*** Block opens ***

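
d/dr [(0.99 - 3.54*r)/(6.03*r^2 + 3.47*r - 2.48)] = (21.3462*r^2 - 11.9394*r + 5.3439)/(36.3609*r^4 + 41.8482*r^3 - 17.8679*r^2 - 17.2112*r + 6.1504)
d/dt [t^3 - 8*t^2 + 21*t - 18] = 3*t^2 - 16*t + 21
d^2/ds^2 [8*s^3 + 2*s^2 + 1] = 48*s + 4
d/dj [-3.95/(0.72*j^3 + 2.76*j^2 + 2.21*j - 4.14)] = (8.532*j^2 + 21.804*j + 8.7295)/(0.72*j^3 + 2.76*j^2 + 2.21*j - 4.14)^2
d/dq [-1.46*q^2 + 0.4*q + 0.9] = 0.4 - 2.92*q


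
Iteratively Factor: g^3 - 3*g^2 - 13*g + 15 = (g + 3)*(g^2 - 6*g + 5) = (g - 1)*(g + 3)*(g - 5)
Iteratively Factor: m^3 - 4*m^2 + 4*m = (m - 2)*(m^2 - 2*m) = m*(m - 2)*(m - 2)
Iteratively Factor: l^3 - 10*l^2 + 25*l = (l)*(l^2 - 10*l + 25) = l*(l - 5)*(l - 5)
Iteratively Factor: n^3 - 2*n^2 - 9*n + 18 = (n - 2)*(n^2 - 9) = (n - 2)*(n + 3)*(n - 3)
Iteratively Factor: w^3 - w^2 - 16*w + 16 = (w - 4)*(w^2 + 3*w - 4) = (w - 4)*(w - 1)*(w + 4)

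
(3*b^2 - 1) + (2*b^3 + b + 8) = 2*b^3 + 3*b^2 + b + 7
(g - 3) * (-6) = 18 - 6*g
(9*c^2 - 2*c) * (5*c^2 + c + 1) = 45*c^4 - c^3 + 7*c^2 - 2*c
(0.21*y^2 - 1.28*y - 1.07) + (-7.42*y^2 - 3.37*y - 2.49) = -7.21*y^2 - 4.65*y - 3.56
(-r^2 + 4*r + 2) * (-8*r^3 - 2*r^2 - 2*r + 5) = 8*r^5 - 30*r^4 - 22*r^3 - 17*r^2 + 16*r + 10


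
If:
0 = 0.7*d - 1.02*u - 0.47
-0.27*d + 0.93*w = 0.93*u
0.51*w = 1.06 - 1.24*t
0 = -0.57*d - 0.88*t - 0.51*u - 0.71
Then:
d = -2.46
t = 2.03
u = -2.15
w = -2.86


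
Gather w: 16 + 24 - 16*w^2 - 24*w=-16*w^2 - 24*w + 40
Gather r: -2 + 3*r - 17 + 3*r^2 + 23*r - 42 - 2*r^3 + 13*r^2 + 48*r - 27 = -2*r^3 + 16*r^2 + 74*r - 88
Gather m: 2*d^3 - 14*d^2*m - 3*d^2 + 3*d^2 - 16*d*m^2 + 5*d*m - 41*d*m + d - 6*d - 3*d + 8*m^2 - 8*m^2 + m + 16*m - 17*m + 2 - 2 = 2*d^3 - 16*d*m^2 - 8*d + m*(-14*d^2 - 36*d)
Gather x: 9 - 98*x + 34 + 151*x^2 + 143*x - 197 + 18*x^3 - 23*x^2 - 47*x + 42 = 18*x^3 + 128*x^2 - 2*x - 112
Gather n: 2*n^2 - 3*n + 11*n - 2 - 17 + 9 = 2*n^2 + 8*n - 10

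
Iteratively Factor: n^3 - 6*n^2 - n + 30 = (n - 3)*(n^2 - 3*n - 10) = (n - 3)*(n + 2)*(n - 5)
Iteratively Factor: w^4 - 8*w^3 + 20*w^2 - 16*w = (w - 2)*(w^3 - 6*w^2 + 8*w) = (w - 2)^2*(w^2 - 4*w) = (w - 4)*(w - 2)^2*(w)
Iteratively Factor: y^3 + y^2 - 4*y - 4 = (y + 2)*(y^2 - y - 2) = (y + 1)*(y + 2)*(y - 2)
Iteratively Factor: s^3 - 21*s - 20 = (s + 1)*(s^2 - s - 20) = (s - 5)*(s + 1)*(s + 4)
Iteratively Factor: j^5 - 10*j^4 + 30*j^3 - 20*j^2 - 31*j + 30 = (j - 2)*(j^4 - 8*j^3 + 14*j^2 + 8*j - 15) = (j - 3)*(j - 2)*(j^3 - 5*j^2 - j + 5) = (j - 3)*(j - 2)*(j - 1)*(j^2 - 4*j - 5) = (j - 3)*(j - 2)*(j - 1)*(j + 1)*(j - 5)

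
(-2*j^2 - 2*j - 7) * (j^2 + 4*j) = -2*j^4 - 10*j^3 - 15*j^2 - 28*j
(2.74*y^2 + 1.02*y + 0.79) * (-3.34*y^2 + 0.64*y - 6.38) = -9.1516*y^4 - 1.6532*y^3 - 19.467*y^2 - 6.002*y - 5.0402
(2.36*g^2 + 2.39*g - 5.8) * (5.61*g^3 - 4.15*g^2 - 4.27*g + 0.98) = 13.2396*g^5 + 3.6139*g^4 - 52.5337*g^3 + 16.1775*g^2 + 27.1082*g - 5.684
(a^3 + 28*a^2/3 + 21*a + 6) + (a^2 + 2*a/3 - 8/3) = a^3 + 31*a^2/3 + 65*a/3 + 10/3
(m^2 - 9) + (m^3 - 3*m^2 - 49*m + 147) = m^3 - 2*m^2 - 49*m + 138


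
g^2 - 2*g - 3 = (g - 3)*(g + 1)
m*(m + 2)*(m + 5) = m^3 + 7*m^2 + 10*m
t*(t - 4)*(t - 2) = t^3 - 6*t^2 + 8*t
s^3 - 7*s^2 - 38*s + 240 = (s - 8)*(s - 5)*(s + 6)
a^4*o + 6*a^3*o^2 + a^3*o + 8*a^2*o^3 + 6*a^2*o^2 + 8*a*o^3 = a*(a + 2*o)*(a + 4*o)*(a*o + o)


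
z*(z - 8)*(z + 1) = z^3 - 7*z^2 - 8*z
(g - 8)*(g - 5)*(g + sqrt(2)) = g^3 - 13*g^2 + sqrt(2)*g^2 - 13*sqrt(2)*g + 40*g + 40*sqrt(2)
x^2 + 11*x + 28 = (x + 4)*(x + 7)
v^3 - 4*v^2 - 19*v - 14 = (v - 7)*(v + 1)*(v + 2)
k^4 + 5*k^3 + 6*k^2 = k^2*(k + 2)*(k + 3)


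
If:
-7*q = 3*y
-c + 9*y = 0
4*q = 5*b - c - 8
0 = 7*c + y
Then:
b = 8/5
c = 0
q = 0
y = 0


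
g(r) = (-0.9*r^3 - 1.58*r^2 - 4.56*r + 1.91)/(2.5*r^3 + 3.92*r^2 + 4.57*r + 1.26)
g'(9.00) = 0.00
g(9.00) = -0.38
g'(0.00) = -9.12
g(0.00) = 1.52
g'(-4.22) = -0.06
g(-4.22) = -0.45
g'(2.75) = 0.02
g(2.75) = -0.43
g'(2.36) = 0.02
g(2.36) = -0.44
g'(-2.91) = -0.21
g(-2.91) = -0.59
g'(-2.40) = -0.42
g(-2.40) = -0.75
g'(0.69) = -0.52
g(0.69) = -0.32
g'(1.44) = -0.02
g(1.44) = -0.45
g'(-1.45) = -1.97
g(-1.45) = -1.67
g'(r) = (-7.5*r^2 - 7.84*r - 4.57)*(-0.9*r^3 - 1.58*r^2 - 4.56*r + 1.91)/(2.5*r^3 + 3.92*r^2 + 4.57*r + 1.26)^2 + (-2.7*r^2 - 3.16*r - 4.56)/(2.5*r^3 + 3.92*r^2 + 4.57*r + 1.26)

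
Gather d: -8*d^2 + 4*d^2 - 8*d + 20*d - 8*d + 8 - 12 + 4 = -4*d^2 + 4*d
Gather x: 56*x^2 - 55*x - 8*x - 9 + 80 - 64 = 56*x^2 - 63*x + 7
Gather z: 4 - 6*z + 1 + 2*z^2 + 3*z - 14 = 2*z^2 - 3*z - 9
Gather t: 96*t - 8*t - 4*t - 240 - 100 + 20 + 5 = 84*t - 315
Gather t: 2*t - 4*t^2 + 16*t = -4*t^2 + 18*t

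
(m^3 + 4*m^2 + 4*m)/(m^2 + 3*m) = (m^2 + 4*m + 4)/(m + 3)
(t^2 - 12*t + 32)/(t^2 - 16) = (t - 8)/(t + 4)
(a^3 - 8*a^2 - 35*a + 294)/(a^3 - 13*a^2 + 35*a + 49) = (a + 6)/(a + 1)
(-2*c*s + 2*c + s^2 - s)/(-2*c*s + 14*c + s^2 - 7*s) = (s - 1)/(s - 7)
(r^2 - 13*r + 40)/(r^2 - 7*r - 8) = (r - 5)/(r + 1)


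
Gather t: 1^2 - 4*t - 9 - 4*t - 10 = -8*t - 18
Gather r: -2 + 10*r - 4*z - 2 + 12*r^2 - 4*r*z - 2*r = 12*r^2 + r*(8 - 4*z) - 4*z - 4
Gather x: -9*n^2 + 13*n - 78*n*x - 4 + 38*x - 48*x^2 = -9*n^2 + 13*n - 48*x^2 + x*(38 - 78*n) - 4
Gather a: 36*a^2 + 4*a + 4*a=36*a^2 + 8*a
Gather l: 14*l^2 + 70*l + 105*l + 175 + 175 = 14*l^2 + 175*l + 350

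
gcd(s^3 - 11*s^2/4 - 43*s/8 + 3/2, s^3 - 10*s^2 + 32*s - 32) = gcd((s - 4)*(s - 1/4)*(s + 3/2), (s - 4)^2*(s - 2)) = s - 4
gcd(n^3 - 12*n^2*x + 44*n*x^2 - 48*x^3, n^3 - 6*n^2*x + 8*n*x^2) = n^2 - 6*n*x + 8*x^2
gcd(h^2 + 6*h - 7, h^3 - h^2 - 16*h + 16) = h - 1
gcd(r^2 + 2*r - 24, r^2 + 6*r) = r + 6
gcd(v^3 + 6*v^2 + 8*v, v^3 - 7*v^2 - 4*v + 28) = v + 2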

*** Block closes ***

What you need to do: Working from the data above, extract solely the lines from the one containing "Iteratively Factor: y^3" through the one containing "Iteratively Factor: s^3", exactly as they appear, both included.

Solution to this task:
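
Iteratively Factor: y^3 + y^2 - 4*y - 4 = (y + 2)*(y^2 - y - 2) = (y + 1)*(y + 2)*(y - 2)
Iteratively Factor: s^3 - 21*s - 20 = (s + 1)*(s^2 - s - 20) = (s - 5)*(s + 1)*(s + 4)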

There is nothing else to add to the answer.